■ **Prompt**
The lines from the first line of the entries through the line containing "Answer: $323$" are to be repeated exactly, with both of those lines included.

■ **Input records**
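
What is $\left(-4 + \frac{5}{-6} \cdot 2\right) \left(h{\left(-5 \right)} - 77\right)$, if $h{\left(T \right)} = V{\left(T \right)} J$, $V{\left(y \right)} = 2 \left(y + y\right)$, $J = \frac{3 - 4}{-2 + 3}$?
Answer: $323$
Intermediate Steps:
$J = -1$ ($J = - 1^{-1} = \left(-1\right) 1 = -1$)
$V{\left(y \right)} = 4 y$ ($V{\left(y \right)} = 2 \cdot 2 y = 4 y$)
$h{\left(T \right)} = - 4 T$ ($h{\left(T \right)} = 4 T \left(-1\right) = - 4 T$)
$\left(-4 + \frac{5}{-6} \cdot 2\right) \left(h{\left(-5 \right)} - 77\right) = \left(-4 + \frac{5}{-6} \cdot 2\right) \left(\left(-4\right) \left(-5\right) - 77\right) = \left(-4 + 5 \left(- \frac{1}{6}\right) 2\right) \left(20 - 77\right) = \left(-4 - \frac{5}{3}\right) \left(-57\right) = \left(- \frac{17}{3}\right) \left(-57\right) = 323$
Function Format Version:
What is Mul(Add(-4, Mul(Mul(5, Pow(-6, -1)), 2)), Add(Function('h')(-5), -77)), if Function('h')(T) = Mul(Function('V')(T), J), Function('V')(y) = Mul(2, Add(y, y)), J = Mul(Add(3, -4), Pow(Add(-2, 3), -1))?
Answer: 323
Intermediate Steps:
J = -1 (J = Mul(-1, Pow(1, -1)) = Mul(-1, 1) = -1)
Function('V')(y) = Mul(4, y) (Function('V')(y) = Mul(2, Mul(2, y)) = Mul(4, y))
Function('h')(T) = Mul(-4, T) (Function('h')(T) = Mul(Mul(4, T), -1) = Mul(-4, T))
Mul(Add(-4, Mul(Mul(5, Pow(-6, -1)), 2)), Add(Function('h')(-5), -77)) = Mul(Add(-4, Mul(Mul(5, Pow(-6, -1)), 2)), Add(Mul(-4, -5), -77)) = Mul(Add(-4, Mul(Mul(5, Rational(-1, 6)), 2)), Add(20, -77)) = Mul(Add(-4, Mul(Rational(-5, 6), 2)), -57) = Mul(Add(-4, Rational(-5, 3)), -57) = Mul(Rational(-17, 3), -57) = 323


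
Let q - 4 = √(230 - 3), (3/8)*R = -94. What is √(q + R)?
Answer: √(-2220 + 9*√227)/3 ≈ 15.218*I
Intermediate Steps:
R = -752/3 (R = (8/3)*(-94) = -752/3 ≈ -250.67)
q = 4 + √227 (q = 4 + √(230 - 3) = 4 + √227 ≈ 19.067)
√(q + R) = √((4 + √227) - 752/3) = √(-740/3 + √227)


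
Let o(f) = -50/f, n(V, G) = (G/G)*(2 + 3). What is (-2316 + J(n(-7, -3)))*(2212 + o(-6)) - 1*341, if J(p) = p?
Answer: -15394594/3 ≈ -5.1315e+6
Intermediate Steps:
n(V, G) = 5 (n(V, G) = 1*5 = 5)
(-2316 + J(n(-7, -3)))*(2212 + o(-6)) - 1*341 = (-2316 + 5)*(2212 - 50/(-6)) - 1*341 = -2311*(2212 - 50*(-⅙)) - 341 = -2311*(2212 + 25/3) - 341 = -2311*6661/3 - 341 = -15393571/3 - 341 = -15394594/3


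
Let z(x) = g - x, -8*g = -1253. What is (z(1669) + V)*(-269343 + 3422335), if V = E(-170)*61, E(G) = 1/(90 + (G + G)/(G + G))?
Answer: -433741738604/91 ≈ -4.7664e+9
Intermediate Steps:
g = 1253/8 (g = -⅛*(-1253) = 1253/8 ≈ 156.63)
z(x) = 1253/8 - x
E(G) = 1/91 (E(G) = 1/(90 + (2*G)/((2*G))) = 1/(90 + (2*G)*(1/(2*G))) = 1/(90 + 1) = 1/91)
V = 61/91 (V = (1/91)*61 = 61/91 ≈ 0.67033)
(z(1669) + V)*(-269343 + 3422335) = ((1253/8 - 1*1669) + 61/91)*(-269343 + 3422335) = ((1253/8 - 1669) + 61/91)*3152992 = (-12099/8 + 61/91)*3152992 = -1100521/728*3152992 = -433741738604/91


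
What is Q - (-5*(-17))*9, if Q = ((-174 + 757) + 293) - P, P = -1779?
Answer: 1890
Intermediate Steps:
Q = 2655 (Q = ((-174 + 757) + 293) - 1*(-1779) = (583 + 293) + 1779 = 876 + 1779 = 2655)
Q - (-5*(-17))*9 = 2655 - (-5*(-17))*9 = 2655 - 85*9 = 2655 - 1*765 = 2655 - 765 = 1890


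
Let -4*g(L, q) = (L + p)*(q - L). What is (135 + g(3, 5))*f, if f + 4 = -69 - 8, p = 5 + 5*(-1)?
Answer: -21627/2 ≈ -10814.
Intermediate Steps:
p = 0 (p = 5 - 5 = 0)
f = -81 (f = -4 + (-69 - 8) = -4 - 77 = -81)
g(L, q) = -L*(q - L)/4 (g(L, q) = -(L + 0)*(q - L)/4 = -L*(q - L)/4)
(135 + g(3, 5))*f = (135 + (¼)*3*(3 - 1*5))*(-81) = (135 + (¼)*3*(3 - 5))*(-81) = (135 + (¼)*3*(-2))*(-81) = (135 - 3/2)*(-81) = (267/2)*(-81) = -21627/2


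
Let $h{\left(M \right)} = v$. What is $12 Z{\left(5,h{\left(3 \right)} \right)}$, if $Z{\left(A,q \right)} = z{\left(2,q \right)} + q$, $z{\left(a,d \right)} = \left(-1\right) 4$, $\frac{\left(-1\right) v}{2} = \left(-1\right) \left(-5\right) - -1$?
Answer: $-192$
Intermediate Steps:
$v = -12$ ($v = - 2 \left(\left(-1\right) \left(-5\right) - -1\right) = - 2 \left(5 + 1\right) = \left(-2\right) 6 = -12$)
$h{\left(M \right)} = -12$
$z{\left(a,d \right)} = -4$
$Z{\left(A,q \right)} = -4 + q$
$12 Z{\left(5,h{\left(3 \right)} \right)} = 12 \left(-4 - 12\right) = 12 \left(-16\right) = -192$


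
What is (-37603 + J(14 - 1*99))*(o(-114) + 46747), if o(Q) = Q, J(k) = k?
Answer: -1757504504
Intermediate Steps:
(-37603 + J(14 - 1*99))*(o(-114) + 46747) = (-37603 + (14 - 1*99))*(-114 + 46747) = (-37603 + (14 - 99))*46633 = (-37603 - 85)*46633 = -37688*46633 = -1757504504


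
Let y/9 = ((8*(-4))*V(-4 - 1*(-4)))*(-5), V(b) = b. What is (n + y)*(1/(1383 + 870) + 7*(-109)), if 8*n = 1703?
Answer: -1463760857/9012 ≈ -1.6242e+5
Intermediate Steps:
n = 1703/8 (n = (⅛)*1703 = 1703/8 ≈ 212.88)
y = 0 (y = 9*(((8*(-4))*(-4 - 1*(-4)))*(-5)) = 9*(-32*(-4 + 4)*(-5)) = 9*(-32*0*(-5)) = 9*(0*(-5)) = 9*0 = 0)
(n + y)*(1/(1383 + 870) + 7*(-109)) = (1703/8 + 0)*(1/(1383 + 870) + 7*(-109)) = 1703*(1/2253 - 763)/8 = (1703/8)*(-1719038/2253) = -1463760857/9012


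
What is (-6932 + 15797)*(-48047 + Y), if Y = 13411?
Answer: -307048140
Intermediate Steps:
(-6932 + 15797)*(-48047 + Y) = (-6932 + 15797)*(-48047 + 13411) = 8865*(-34636) = -307048140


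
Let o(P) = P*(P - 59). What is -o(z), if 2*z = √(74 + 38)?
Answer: -28 + 118*√7 ≈ 284.20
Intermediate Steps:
z = 2*√7 (z = √(74 + 38)/2 = √112/2 = (4*√7)/2 = 2*√7 ≈ 5.2915)
o(P) = P*(-59 + P)
-o(z) = -2*√7*(-59 + 2*√7)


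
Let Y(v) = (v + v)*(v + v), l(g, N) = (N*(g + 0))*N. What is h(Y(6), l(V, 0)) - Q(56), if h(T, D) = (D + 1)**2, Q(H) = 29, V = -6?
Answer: -28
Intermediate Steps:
l(g, N) = g*N**2 (l(g, N) = (N*g)*N = g*N**2)
Y(v) = 4*v**2 (Y(v) = (2*v)*(2*v) = 4*v**2)
h(T, D) = (1 + D)**2
h(Y(6), l(V, 0)) - Q(56) = (1 - 6*0**2)**2 - 1*29 = (1 - 6*0)**2 - 29 = (1 + 0)**2 - 29 = 1**2 - 29 = 1 - 29 = -28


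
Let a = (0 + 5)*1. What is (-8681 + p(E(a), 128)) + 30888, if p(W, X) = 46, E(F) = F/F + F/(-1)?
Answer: 22253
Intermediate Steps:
a = 5 (a = 5*1 = 5)
E(F) = 1 - F (E(F) = 1 + F*(-1) = 1 - F)
(-8681 + p(E(a), 128)) + 30888 = (-8681 + 46) + 30888 = -8635 + 30888 = 22253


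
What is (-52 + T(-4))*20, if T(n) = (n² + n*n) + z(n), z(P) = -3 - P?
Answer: -380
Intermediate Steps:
T(n) = -3 - n + 2*n² (T(n) = (n² + n*n) + (-3 - n) = (n² + n²) + (-3 - n) = 2*n² + (-3 - n) = -3 - n + 2*n²)
(-52 + T(-4))*20 = (-52 + (-3 - 1*(-4) + 2*(-4)²))*20 = (-52 + (-3 + 4 + 2*16))*20 = (-52 + (-3 + 4 + 32))*20 = (-52 + 33)*20 = -19*20 = -380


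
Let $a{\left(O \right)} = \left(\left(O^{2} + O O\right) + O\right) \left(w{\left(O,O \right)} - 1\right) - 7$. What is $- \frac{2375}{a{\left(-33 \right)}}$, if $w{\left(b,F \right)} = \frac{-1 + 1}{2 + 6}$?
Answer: $\frac{2375}{2152} \approx 1.1036$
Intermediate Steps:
$w{\left(b,F \right)} = 0$ ($w{\left(b,F \right)} = \frac{0}{8} = 0 \cdot \frac{1}{8} = 0$)
$a{\left(O \right)} = -7 - O - 2 O^{2}$ ($a{\left(O \right)} = \left(\left(O^{2} + O O\right) + O\right) \left(0 - 1\right) - 7 = \left(\left(O^{2} + O^{2}\right) + O\right) \left(-1\right) - 7 = \left(2 O^{2} + O\right) \left(-1\right) - 7 = \left(O + 2 O^{2}\right) \left(-1\right) - 7 = \left(- O - 2 O^{2}\right) - 7 = -7 - O - 2 O^{2}$)
$- \frac{2375}{a{\left(-33 \right)}} = - \frac{2375}{-7 - -33 - 2 \left(-33\right)^{2}} = - \frac{2375}{-7 + 33 - 2178} = - \frac{2375}{-2152} = \left(-2375\right) \left(- \frac{1}{2152}\right) = \frac{2375}{2152}$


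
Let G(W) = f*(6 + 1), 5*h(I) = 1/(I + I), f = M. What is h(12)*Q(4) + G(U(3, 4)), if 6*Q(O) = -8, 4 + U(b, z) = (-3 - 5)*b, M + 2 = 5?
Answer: 1889/90 ≈ 20.989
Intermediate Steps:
M = 3 (M = -2 + 5 = 3)
U(b, z) = -4 - 8*b (U(b, z) = -4 + (-3 - 5)*b = -4 - 8*b)
Q(O) = -4/3 (Q(O) = (1/6)*(-8) = -4/3)
f = 3
h(I) = 1/(10*I) (h(I) = 1/(5*(I + I)) = 1/(5*((2*I))) = (1/(2*I))/5 = 1/(10*I))
G(W) = 21 (G(W) = 3*(6 + 1) = 3*7 = 21)
h(12)*Q(4) + G(U(3, 4)) = ((1/10)/12)*(-4/3) + 21 = ((1/10)*(1/12))*(-4/3) + 21 = (1/120)*(-4/3) + 21 = -1/90 + 21 = 1889/90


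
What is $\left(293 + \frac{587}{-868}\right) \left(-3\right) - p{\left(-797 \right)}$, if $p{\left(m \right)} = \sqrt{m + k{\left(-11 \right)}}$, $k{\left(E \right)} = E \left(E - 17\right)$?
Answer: $- \frac{761211}{868} - i \sqrt{489} \approx -876.97 - 22.113 i$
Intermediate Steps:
$k{\left(E \right)} = E \left(-17 + E\right)$
$p{\left(m \right)} = \sqrt{308 + m}$ ($p{\left(m \right)} = \sqrt{m - 11 \left(-17 - 11\right)} = \sqrt{m - -308} = \sqrt{m + 308} = \sqrt{308 + m}$)
$\left(293 + \frac{587}{-868}\right) \left(-3\right) - p{\left(-797 \right)} = \left(293 + \frac{587}{-868}\right) \left(-3\right) - \sqrt{308 - 797} = \left(293 + 587 \left(- \frac{1}{868}\right)\right) \left(-3\right) - \sqrt{-489} = \left(293 - \frac{587}{868}\right) \left(-3\right) - i \sqrt{489} = \frac{253737}{868} \left(-3\right) - i \sqrt{489} = - \frac{761211}{868} - i \sqrt{489}$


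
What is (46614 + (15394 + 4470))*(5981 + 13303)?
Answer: 1281961752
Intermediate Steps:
(46614 + (15394 + 4470))*(5981 + 13303) = (46614 + 19864)*19284 = 66478*19284 = 1281961752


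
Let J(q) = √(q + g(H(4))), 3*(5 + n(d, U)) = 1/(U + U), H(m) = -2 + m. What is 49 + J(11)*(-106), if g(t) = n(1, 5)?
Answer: 49 - 53*√5430/15 ≈ -211.37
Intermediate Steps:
n(d, U) = -5 + 1/(6*U) (n(d, U) = -5 + 1/(3*(U + U)) = -5 + 1/(3*((2*U))) = -5 + (1/(2*U))/3 = -5 + 1/(6*U))
g(t) = -149/30 (g(t) = -5 + (⅙)/5 = -5 + (⅙)*(⅕) = -5 + 1/30 = -149/30)
J(q) = √(-149/30 + q) (J(q) = √(q - 149/30) = √(-149/30 + q))
49 + J(11)*(-106) = 49 + (√(-4470 + 900*11)/30)*(-106) = 49 + (√(-4470 + 9900)/30)*(-106) = 49 + (√5430/30)*(-106) = 49 - 53*√5430/15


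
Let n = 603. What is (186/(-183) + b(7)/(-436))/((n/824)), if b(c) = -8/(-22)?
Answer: -61304776/44102817 ≈ -1.3900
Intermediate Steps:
b(c) = 4/11 (b(c) = -8*(-1/22) = 4/11)
(186/(-183) + b(7)/(-436))/((n/824)) = (186/(-183) + (4/11)/(-436))/((603/824)) = (186*(-1/183) + (4/11)*(-1/436))/((603*(1/824))) = (-62/61 - 1/1199)/(603/824) = -74399/73139*824/603 = -61304776/44102817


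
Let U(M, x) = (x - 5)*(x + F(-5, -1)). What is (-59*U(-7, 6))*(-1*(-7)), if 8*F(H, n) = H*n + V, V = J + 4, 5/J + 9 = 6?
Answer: -34279/12 ≈ -2856.6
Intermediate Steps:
J = -5/3 (J = 5/(-9 + 6) = 5/(-3) = 5*(-1/3) = -5/3 ≈ -1.6667)
V = 7/3 (V = -5/3 + 4 = 7/3 ≈ 2.3333)
F(H, n) = 7/24 + H*n/8 (F(H, n) = (H*n + 7/3)/8 = (7/3 + H*n)/8 = 7/24 + H*n/8)
U(M, x) = (-5 + x)*(11/12 + x) (U(M, x) = (x - 5)*(x + (7/24 + (1/8)*(-5)*(-1))) = (-5 + x)*(x + (7/24 + 5/8)) = (-5 + x)*(x + 11/12) = (-5 + x)*(11/12 + x))
(-59*U(-7, 6))*(-1*(-7)) = (-59*(-55/12 + 6**2 - 49/12*6))*(-1*(-7)) = -59*(-55/12 + 36 - 49/2)*7 = -59*83/12*7 = -4897/12*7 = -34279/12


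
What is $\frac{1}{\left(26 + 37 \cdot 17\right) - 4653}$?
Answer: $- \frac{1}{3998} \approx -0.00025012$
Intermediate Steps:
$\frac{1}{\left(26 + 37 \cdot 17\right) - 4653} = \frac{1}{\left(26 + 629\right) - 4653} = \frac{1}{655 - 4653} = \frac{1}{-3998} = - \frac{1}{3998}$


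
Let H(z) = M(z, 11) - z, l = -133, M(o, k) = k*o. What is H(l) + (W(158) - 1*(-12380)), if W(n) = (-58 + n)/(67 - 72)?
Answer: 11030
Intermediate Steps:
W(n) = 58/5 - n/5 (W(n) = (-58 + n)/(-5) = (-58 + n)*(-1/5) = 58/5 - n/5)
H(z) = 10*z (H(z) = 11*z - z = 10*z)
H(l) + (W(158) - 1*(-12380)) = 10*(-133) + ((58/5 - 1/5*158) - 1*(-12380)) = -1330 + ((58/5 - 158/5) + 12380) = -1330 + (-20 + 12380) = -1330 + 12360 = 11030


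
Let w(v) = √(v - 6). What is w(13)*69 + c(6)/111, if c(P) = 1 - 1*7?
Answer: -2/37 + 69*√7 ≈ 182.50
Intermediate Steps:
c(P) = -6 (c(P) = 1 - 7 = -6)
w(v) = √(-6 + v)
w(13)*69 + c(6)/111 = √(-6 + 13)*69 - 6/111 = √7*69 - 6*1/111 = 69*√7 - 2/37 = -2/37 + 69*√7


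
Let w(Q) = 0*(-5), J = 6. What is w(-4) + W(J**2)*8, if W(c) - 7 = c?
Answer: 344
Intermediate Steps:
W(c) = 7 + c
w(Q) = 0
w(-4) + W(J**2)*8 = 0 + (7 + 6**2)*8 = 0 + (7 + 36)*8 = 0 + 43*8 = 0 + 344 = 344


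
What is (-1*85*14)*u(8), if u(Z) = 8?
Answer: -9520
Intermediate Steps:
(-1*85*14)*u(8) = (-1*85*14)*8 = -85*14*8 = -1190*8 = -9520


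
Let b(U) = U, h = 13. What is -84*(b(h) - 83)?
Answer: 5880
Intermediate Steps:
-84*(b(h) - 83) = -84*(13 - 83) = -84*(-70) = 5880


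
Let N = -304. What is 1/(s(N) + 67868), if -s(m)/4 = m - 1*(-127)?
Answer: 1/68576 ≈ 1.4582e-5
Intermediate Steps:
s(m) = -508 - 4*m (s(m) = -4*(m - 1*(-127)) = -4*(m + 127) = -4*(127 + m) = -508 - 4*m)
1/(s(N) + 67868) = 1/((-508 - 4*(-304)) + 67868) = 1/((-508 + 1216) + 67868) = 1/(708 + 67868) = 1/68576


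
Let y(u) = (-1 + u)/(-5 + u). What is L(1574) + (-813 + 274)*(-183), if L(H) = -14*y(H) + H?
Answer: 157209037/1569 ≈ 1.0020e+5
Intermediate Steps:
y(u) = (-1 + u)/(-5 + u)
L(H) = H - 14*(-1 + H)/(-5 + H) (L(H) = -14*(-1 + H)/(-5 + H) + H = H - 14*(-1 + H)/(-5 + H))
L(1574) + (-813 + 274)*(-183) = (14 + 1574² - 19*1574)/(-5 + 1574) + (-813 + 274)*(-183) = (14 + 2477476 - 29906)/1569 - 539*(-183) = (1/1569)*2447584 + 98637 = 2447584/1569 + 98637 = 157209037/1569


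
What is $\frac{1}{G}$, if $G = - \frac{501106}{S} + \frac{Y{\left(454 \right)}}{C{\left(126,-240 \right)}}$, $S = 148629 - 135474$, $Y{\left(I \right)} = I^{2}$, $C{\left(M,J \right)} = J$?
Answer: $- \frac{52620}{47195357} \approx -0.0011149$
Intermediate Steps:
$S = 13155$ ($S = 148629 - 135474 = 13155$)
$G = - \frac{47195357}{52620}$ ($G = - \frac{501106}{13155} + \frac{454^{2}}{-240} = \left(-501106\right) \frac{1}{13155} + 206116 \left(- \frac{1}{240}\right) = - \frac{501106}{13155} - \frac{51529}{60} = - \frac{47195357}{52620} \approx -896.91$)
$\frac{1}{G} = \frac{1}{- \frac{47195357}{52620}} = - \frac{52620}{47195357}$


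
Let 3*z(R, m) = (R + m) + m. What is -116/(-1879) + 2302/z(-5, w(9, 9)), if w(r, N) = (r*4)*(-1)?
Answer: -12967442/144683 ≈ -89.627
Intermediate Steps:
w(r, N) = -4*r (w(r, N) = (4*r)*(-1) = -4*r)
z(R, m) = R/3 + 2*m/3 (z(R, m) = ((R + m) + m)/3 = (R + 2*m)/3 = R/3 + 2*m/3)
-116/(-1879) + 2302/z(-5, w(9, 9)) = -116/(-1879) + 2302/((⅓)*(-5) + 2*(-4*9)/3) = -116*(-1/1879) + 2302/(-5/3 + (⅔)*(-36)) = 116/1879 + 2302/(-5/3 - 24) = 116/1879 + 2302/(-77/3) = 116/1879 + 2302*(-3/77) = 116/1879 - 6906/77 = -12967442/144683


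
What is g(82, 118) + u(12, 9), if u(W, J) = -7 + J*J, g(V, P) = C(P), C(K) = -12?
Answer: 62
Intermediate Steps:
g(V, P) = -12
u(W, J) = -7 + J²
g(82, 118) + u(12, 9) = -12 + (-7 + 9²) = -12 + (-7 + 81) = -12 + 74 = 62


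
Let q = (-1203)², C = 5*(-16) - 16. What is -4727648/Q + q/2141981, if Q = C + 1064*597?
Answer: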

■ **Result of the exercise**
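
What is $\left(-4 + \frac{5}{-6} \cdot 2\right) \left(h{\left(-5 \right)} - 77\right)$, if $h{\left(T \right)} = V{\left(T \right)} J$, $V{\left(y \right)} = 2 \left(y + y\right)$, $J = \frac{3 - 4}{-2 + 3}$?
Answer: $323$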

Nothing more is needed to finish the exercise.